# Exercise aim:
Line by line, output the data that follows exactly as written.

# Input data:
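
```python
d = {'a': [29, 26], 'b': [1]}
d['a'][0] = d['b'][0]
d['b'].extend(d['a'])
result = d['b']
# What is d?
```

After line 1: d = {'a': [29, 26], 'b': [1]}
After line 2 (a[0] = b[0] = 1): d = {'a': [1, 26], 'b': [1]}
After line 3 (b.extend(a) appends [1, 26]): d = {'a': [1, 26], 'b': [1, 1, 26]}
After line 4: result = d['b'] = [1, 1, 26]

{'a': [1, 26], 'b': [1, 1, 26]}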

# Output of the exercise:
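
```python
d = {'a': [29, 26], 'b': [1]}
d['a'][0] = d['b'][0]
d['b'].extend(d['a'])
result = d['b']
# What is d?
```

After line 1: d = {'a': [29, 26], 'b': [1]}
After line 2 (a[0] = b[0] = 1): d = {'a': [1, 26], 'b': [1]}
After line 3 (b.extend(a) appends [1, 26]): d = {'a': [1, 26], 'b': [1, 1, 26]}
After line 4: result = d['b'] = [1, 1, 26]

{'a': [1, 26], 'b': [1, 1, 26]}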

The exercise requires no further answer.